DATA:
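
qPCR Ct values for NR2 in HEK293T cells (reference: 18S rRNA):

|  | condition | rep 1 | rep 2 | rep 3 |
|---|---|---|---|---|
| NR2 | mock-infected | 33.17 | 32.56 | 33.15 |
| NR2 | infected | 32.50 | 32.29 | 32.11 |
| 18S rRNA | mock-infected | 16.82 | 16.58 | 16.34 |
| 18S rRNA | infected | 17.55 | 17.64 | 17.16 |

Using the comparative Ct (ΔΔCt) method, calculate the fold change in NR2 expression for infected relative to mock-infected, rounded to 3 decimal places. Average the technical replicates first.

2.888

Mean Ct: NR2 mock-infected 32.960; NR2 infected 32.300; 18S rRNA mock-infected 16.580; 18S rRNA infected 17.450
ΔCt(mock-infected) = 32.960 − 16.580 = 16.380
ΔCt(infected) = 32.300 − 17.450 = 14.850
ΔΔCt = 14.850 − 16.380 = -1.530
Fold change = 2^(−(-1.530)) = 2^1.530 = 2.8879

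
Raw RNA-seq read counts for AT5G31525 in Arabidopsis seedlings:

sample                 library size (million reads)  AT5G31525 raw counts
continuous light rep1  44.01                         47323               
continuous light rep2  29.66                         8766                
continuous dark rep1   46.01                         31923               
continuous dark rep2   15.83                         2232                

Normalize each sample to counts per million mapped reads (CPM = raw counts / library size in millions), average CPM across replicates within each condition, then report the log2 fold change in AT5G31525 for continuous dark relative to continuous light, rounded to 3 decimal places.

-0.716

CPM(continuous light rep1) = 47323 / 44.01 = 1075.2783
CPM(continuous light rep2) = 8766 / 29.66 = 295.5496
CPM(continuous dark rep1) = 31923 / 46.01 = 693.8274
CPM(continuous dark rep2) = 2232 / 15.83 = 140.9981
mean CPM(continuous light) = 685.4140; mean CPM(continuous dark) = 417.4128
Fold change = 417.4128 / 685.4140 = 0.60899
log2(0.60899) = -0.7155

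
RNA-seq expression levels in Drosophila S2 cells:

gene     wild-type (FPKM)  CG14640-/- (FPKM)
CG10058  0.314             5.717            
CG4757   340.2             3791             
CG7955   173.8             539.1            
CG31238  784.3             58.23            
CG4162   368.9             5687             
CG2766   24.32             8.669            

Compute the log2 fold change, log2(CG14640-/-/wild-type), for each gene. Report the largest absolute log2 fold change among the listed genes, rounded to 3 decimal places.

4.186

log2(5.717/0.314) = 4.186  (CG10058)
log2(3791/340.2) = 3.478  (CG4757)
log2(539.1/173.8) = 1.633  (CG7955)
log2(58.23/784.3) = -3.752  (CG31238)
log2(5687/368.9) = 3.946  (CG4162)
log2(8.669/24.32) = -1.488  (CG2766)
The largest magnitude belongs to CG10058.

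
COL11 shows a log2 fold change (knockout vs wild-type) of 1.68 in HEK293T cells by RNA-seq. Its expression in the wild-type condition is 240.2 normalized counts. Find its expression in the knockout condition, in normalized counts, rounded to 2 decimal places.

769.67

Fold change = 2^(1.68) = 3.2043
knockout expression = 240.2 × 3.2043 = 769.67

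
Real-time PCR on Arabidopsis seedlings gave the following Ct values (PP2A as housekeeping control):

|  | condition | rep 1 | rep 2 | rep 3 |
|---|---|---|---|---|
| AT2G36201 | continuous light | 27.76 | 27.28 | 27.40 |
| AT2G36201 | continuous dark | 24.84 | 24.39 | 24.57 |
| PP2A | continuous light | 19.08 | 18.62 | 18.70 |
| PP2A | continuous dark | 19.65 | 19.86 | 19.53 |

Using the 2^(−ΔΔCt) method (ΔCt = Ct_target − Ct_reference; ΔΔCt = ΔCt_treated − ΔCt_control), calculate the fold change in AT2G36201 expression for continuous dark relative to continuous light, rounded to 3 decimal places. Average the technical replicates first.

Mean Ct: AT2G36201 continuous light 27.480; AT2G36201 continuous dark 24.600; PP2A continuous light 18.800; PP2A continuous dark 19.680
ΔCt(continuous light) = 27.480 − 18.800 = 8.680
ΔCt(continuous dark) = 24.600 − 19.680 = 4.920
ΔΔCt = 4.920 − 8.680 = -3.760
Fold change = 2^(−(-3.760)) = 2^3.760 = 13.5479

13.548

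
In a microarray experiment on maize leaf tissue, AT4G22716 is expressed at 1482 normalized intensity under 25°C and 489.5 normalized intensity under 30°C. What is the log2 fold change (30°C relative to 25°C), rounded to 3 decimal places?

Fold change = 489.5 / 1482 = 0.3303
log2(0.3303) = -1.5982

-1.598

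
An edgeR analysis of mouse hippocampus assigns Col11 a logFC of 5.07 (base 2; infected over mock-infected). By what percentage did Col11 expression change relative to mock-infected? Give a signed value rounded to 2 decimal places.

Fold change = 2^(5.07) = 33.5909
Percent change = (FC − 1) × 100% = (33.5909 − 1) × 100 = 3259.09%

3259.09%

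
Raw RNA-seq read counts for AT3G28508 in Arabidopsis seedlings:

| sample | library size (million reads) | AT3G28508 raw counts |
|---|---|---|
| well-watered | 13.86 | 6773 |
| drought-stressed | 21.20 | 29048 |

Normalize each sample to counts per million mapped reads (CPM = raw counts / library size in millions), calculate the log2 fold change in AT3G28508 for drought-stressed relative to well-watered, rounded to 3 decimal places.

CPM(well-watered) = 6773 / 13.86 = 488.6724
CPM(drought-stressed) = 29048 / 21.20 = 1370.1887
Fold change = 1370.1887 / 488.6724 = 2.80390
log2(2.80390) = 1.4874

1.487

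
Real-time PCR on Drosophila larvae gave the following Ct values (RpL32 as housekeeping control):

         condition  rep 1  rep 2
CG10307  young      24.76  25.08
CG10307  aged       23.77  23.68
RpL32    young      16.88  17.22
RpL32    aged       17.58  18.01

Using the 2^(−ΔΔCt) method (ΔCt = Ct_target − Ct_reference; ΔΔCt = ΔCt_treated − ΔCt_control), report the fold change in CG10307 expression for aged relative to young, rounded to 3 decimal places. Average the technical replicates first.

3.837

Mean Ct: CG10307 young 24.920; CG10307 aged 23.725; RpL32 young 17.050; RpL32 aged 17.795
ΔCt(young) = 24.920 − 17.050 = 7.870
ΔCt(aged) = 23.725 − 17.795 = 5.930
ΔΔCt = 5.930 − 7.870 = -1.940
Fold change = 2^(−(-1.940)) = 2^1.940 = 3.8371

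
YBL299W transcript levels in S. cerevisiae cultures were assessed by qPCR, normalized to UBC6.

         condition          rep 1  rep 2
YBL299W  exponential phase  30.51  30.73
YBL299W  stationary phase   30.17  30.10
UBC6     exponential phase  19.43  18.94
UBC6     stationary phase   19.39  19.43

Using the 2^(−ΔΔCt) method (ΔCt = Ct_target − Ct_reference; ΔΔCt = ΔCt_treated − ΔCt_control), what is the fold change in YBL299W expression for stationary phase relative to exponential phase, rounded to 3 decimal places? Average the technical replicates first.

Mean Ct: YBL299W exponential phase 30.620; YBL299W stationary phase 30.135; UBC6 exponential phase 19.185; UBC6 stationary phase 19.410
ΔCt(exponential phase) = 30.620 − 19.185 = 11.435
ΔCt(stationary phase) = 30.135 − 19.410 = 10.725
ΔΔCt = 10.725 − 11.435 = -0.710
Fold change = 2^(−(-0.710)) = 2^0.710 = 1.6358

1.636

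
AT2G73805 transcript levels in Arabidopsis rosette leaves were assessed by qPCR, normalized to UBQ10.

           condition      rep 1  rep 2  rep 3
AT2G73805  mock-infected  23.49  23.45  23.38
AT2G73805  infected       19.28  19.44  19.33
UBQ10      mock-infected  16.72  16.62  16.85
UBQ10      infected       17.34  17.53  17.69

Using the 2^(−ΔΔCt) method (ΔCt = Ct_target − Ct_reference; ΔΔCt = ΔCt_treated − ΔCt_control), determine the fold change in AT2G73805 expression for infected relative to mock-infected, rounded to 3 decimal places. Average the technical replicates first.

Mean Ct: AT2G73805 mock-infected 23.440; AT2G73805 infected 19.350; UBQ10 mock-infected 16.730; UBQ10 infected 17.520
ΔCt(mock-infected) = 23.440 − 16.730 = 6.710
ΔCt(infected) = 19.350 − 17.520 = 1.830
ΔΔCt = 1.830 − 6.710 = -4.880
Fold change = 2^(−(-4.880)) = 2^4.880 = 29.4460

29.446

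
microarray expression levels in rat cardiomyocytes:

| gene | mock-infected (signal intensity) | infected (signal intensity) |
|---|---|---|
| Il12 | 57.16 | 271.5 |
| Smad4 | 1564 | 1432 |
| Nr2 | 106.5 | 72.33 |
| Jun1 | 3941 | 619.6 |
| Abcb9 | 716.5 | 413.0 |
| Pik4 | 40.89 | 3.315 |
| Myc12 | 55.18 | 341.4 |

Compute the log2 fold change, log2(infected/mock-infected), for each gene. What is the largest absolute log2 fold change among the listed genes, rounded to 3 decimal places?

3.625

log2(271.5/57.16) = 2.248  (Il12)
log2(1432/1564) = -0.127  (Smad4)
log2(72.33/106.5) = -0.558  (Nr2)
log2(619.6/3941) = -2.669  (Jun1)
log2(413.0/716.5) = -0.795  (Abcb9)
log2(3.315/40.89) = -3.625  (Pik4)
log2(341.4/55.18) = 2.629  (Myc12)
The largest magnitude belongs to Pik4.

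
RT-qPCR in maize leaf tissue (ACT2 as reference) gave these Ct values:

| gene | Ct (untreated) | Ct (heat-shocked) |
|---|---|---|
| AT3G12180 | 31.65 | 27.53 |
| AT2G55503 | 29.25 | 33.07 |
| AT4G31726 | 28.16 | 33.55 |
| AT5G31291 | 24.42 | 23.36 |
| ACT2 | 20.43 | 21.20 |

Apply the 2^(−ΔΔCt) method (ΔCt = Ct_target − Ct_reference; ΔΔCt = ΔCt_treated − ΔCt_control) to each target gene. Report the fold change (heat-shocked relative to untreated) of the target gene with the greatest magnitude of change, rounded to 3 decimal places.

AT3G12180: ΔΔCt = (27.53−21.20) − (31.65−20.43) = 6.33 − 11.22 = -4.89; fold change = 2^4.89 = 29.651
AT2G55503: ΔΔCt = (33.07−21.20) − (29.25−20.43) = 11.87 − 8.82 = 3.05; fold change = 2^-3.05 = 0.121
AT4G31726: ΔΔCt = (33.55−21.20) − (28.16−20.43) = 12.35 − 7.73 = 4.62; fold change = 2^-4.62 = 0.041
AT5G31291: ΔΔCt = (23.36−21.20) − (24.42−20.43) = 2.16 − 3.99 = -1.83; fold change = 2^1.83 = 3.555
AT3G12180 has the largest |ΔΔCt| = 4.89.

29.651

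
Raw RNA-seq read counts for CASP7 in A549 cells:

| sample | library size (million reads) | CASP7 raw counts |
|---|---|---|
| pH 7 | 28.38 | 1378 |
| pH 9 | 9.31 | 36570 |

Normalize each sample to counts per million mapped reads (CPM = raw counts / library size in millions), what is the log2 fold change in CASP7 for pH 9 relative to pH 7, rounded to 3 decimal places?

6.338

CPM(pH 7) = 1378 / 28.38 = 48.5553
CPM(pH 9) = 36570 / 9.31 = 3928.0344
Fold change = 3928.0344 / 48.5553 = 80.89812
log2(80.89812) = 6.3380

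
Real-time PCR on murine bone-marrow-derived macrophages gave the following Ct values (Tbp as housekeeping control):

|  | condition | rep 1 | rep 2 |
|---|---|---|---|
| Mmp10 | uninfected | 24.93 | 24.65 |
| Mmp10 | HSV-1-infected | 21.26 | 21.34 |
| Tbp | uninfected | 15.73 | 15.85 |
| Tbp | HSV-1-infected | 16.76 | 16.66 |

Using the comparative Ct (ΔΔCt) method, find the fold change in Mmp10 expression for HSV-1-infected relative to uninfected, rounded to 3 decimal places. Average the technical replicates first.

21.259

Mean Ct: Mmp10 uninfected 24.790; Mmp10 HSV-1-infected 21.300; Tbp uninfected 15.790; Tbp HSV-1-infected 16.710
ΔCt(uninfected) = 24.790 − 15.790 = 9.000
ΔCt(HSV-1-infected) = 21.300 − 16.710 = 4.590
ΔΔCt = 4.590 − 9.000 = -4.410
Fold change = 2^(−(-4.410)) = 2^4.410 = 21.2590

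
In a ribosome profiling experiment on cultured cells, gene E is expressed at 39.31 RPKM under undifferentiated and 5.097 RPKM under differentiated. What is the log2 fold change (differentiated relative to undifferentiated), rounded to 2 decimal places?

Fold change = 5.097 / 39.31 = 0.1297
log2(0.1297) = -2.947

-2.95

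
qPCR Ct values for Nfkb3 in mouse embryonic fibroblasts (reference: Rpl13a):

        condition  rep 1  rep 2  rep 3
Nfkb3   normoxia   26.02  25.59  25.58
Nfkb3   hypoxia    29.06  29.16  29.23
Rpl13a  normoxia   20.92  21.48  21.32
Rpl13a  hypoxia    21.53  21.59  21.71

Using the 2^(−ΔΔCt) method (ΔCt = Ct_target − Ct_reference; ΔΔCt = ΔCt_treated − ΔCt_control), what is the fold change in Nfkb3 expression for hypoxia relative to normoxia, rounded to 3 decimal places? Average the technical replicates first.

0.121

Mean Ct: Nfkb3 normoxia 25.730; Nfkb3 hypoxia 29.150; Rpl13a normoxia 21.240; Rpl13a hypoxia 21.610
ΔCt(normoxia) = 25.730 − 21.240 = 4.490
ΔCt(hypoxia) = 29.150 − 21.610 = 7.540
ΔΔCt = 7.540 − 4.490 = 3.050
Fold change = 2^(−3.050) = 0.1207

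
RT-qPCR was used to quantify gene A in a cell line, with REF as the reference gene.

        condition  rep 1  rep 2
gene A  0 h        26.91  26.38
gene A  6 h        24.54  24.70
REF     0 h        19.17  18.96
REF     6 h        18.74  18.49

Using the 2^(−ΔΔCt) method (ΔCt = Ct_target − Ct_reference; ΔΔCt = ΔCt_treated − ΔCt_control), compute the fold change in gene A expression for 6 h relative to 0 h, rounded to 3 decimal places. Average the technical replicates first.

Mean Ct: gene A 0 h 26.645; gene A 6 h 24.620; REF 0 h 19.065; REF 6 h 18.615
ΔCt(0 h) = 26.645 − 19.065 = 7.580
ΔCt(6 h) = 24.620 − 18.615 = 6.005
ΔΔCt = 6.005 − 7.580 = -1.575
Fold change = 2^(−(-1.575)) = 2^1.575 = 2.9794

2.979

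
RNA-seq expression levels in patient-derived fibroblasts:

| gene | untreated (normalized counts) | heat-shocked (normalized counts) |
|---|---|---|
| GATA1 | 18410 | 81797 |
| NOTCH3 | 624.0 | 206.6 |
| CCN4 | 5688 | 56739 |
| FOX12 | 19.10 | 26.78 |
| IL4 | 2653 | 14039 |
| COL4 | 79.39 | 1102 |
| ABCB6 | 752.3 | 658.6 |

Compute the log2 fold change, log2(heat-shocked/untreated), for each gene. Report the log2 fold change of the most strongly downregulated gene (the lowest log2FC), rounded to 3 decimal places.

log2(81797/18410) = 2.152  (GATA1)
log2(206.6/624.0) = -1.595  (NOTCH3)
log2(56739/5688) = 3.318  (CCN4)
log2(26.78/19.10) = 0.488  (FOX12)
log2(14039/2653) = 2.404  (IL4)
log2(1102/79.39) = 3.795  (COL4)
log2(658.6/752.3) = -0.192  (ABCB6)
NOTCH3 is most strongly downregulated.

-1.595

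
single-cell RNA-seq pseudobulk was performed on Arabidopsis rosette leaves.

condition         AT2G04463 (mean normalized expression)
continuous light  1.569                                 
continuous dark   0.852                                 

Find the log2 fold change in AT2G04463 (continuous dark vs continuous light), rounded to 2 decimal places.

Fold change = 0.852 / 1.569 = 0.5430
log2(0.5430) = -0.881

-0.88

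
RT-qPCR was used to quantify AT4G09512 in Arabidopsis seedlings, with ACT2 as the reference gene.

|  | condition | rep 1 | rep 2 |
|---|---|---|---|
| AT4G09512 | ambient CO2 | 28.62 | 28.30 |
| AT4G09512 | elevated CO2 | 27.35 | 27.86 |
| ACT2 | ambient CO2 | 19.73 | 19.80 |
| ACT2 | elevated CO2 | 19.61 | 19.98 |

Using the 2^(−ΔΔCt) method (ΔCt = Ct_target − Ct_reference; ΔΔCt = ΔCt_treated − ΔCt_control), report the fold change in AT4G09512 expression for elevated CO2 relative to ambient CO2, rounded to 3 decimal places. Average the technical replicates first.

1.847

Mean Ct: AT4G09512 ambient CO2 28.460; AT4G09512 elevated CO2 27.605; ACT2 ambient CO2 19.765; ACT2 elevated CO2 19.795
ΔCt(ambient CO2) = 28.460 − 19.765 = 8.695
ΔCt(elevated CO2) = 27.605 − 19.795 = 7.810
ΔΔCt = 7.810 − 8.695 = -0.885
Fold change = 2^(−(-0.885)) = 2^0.885 = 1.8468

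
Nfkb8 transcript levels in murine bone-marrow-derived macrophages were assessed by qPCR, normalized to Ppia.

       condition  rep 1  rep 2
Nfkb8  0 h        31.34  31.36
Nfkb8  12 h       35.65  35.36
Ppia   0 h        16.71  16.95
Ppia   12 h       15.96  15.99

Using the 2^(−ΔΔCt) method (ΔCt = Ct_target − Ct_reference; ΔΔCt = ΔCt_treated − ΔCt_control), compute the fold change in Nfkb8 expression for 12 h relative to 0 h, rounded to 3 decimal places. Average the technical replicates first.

Mean Ct: Nfkb8 0 h 31.350; Nfkb8 12 h 35.505; Ppia 0 h 16.830; Ppia 12 h 15.975
ΔCt(0 h) = 31.350 − 16.830 = 14.520
ΔCt(12 h) = 35.505 − 15.975 = 19.530
ΔΔCt = 19.530 − 14.520 = 5.010
Fold change = 2^(−5.010) = 0.0310

0.031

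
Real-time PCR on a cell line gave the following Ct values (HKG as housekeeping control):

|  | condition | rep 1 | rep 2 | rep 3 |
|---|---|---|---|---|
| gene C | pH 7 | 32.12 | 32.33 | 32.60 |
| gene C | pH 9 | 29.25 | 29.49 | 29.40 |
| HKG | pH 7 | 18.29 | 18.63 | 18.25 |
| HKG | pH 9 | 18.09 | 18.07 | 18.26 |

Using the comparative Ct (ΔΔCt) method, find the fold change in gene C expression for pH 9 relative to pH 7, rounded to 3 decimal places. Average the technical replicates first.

6.589

Mean Ct: gene C pH 7 32.350; gene C pH 9 29.380; HKG pH 7 18.390; HKG pH 9 18.140
ΔCt(pH 7) = 32.350 − 18.390 = 13.960
ΔCt(pH 9) = 29.380 − 18.140 = 11.240
ΔΔCt = 11.240 − 13.960 = -2.720
Fold change = 2^(−(-2.720)) = 2^2.720 = 6.5887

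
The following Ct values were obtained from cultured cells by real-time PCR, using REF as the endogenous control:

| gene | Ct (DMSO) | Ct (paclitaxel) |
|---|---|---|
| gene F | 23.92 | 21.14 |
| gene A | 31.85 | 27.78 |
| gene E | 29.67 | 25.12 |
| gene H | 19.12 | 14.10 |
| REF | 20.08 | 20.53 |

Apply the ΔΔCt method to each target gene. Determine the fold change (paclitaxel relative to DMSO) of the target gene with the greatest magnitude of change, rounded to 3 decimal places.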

PROBLEM TO WORK ON:
In your answer, include only the lines above starting at the line that holds "32.33 | 32.60 |" and ending at the line that holds "18.07 | 18.26 |", copied exactly.

RESPONSE TO THIS EXERCISE:
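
| gene C | pH 7 | 32.12 | 32.33 | 32.60 |
| gene C | pH 9 | 29.25 | 29.49 | 29.40 |
| HKG | pH 7 | 18.29 | 18.63 | 18.25 |
| HKG | pH 9 | 18.09 | 18.07 | 18.26 |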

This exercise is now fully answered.